## [WHAT YOU HAVE TO DO]
Scan the entries that follow for the word "append", then report every line in which it appears.

===== RECORDS PROVIDED =====

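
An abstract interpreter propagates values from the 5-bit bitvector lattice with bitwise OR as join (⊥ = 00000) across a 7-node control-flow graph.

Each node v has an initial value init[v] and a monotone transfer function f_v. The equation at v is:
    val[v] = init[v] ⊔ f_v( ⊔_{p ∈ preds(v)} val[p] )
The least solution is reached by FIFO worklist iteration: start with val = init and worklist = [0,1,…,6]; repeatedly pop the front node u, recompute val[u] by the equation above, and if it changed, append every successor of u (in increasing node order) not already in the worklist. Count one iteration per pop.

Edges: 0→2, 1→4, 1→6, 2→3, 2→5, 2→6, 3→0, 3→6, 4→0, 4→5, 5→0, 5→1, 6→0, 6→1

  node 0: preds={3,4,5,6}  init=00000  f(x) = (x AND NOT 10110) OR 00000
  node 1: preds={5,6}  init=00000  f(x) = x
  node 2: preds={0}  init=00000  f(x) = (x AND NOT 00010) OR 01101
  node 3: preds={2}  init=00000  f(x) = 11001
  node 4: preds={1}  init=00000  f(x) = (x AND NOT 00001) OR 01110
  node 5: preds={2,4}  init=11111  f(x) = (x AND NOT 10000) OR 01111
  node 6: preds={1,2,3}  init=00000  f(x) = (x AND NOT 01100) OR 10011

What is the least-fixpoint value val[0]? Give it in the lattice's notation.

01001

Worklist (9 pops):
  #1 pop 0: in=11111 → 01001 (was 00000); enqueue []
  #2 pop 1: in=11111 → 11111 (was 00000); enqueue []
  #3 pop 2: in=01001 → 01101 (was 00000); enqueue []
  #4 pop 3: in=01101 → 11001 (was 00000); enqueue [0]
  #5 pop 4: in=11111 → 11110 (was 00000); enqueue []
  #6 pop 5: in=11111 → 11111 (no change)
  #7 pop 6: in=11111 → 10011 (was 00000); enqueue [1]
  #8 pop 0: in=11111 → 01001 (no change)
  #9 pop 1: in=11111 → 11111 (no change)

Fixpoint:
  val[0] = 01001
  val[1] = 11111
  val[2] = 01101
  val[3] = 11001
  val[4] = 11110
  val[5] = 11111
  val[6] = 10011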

=====
===== RECORDS PROVIDED =====

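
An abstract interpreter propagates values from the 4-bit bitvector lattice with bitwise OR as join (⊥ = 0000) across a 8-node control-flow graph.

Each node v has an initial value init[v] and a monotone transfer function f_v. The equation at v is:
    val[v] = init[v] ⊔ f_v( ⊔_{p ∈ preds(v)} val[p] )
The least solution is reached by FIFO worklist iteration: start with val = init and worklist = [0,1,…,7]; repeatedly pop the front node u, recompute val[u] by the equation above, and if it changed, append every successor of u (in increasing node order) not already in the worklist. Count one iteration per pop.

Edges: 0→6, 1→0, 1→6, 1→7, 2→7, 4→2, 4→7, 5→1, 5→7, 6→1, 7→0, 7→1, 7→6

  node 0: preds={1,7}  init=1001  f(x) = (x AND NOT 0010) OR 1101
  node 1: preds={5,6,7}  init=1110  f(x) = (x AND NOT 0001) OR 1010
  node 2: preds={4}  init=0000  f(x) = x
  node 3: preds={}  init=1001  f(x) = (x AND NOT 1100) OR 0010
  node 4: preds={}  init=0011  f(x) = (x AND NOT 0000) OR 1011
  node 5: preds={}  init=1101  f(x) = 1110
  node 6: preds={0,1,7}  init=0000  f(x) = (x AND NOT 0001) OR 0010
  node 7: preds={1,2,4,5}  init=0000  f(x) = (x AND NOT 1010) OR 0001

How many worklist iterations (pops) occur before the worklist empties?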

=====
===== RECORDS PROVIDED =====

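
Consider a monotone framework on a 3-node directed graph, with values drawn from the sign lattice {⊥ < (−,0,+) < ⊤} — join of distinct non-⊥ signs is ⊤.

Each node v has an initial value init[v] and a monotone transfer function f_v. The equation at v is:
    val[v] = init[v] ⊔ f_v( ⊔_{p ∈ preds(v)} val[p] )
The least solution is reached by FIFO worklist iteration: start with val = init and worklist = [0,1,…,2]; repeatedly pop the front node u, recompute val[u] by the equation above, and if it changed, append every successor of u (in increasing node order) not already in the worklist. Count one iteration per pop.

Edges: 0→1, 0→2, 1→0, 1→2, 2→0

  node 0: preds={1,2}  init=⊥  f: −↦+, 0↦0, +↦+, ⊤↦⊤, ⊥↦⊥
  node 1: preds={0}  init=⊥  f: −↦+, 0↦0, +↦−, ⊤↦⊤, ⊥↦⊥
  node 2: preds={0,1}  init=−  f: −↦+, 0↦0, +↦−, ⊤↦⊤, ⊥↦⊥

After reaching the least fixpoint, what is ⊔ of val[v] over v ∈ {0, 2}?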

=====

## [RESPONSE]
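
The least solution is reached by FIFO worklist iteration: start with val = init and worklist = [0,1,…,6]; repeatedly pop the front node u, recompute val[u] by the equation above, and if it changed, append every successor of u (in increasing node order) not already in the worklist. Count one iteration per pop.
The least solution is reached by FIFO worklist iteration: start with val = init and worklist = [0,1,…,7]; repeatedly pop the front node u, recompute val[u] by the equation above, and if it changed, append every successor of u (in increasing node order) not already in the worklist. Count one iteration per pop.
The least solution is reached by FIFO worklist iteration: start with val = init and worklist = [0,1,…,2]; repeatedly pop the front node u, recompute val[u] by the equation above, and if it changed, append every successor of u (in increasing node order) not already in the worklist. Count one iteration per pop.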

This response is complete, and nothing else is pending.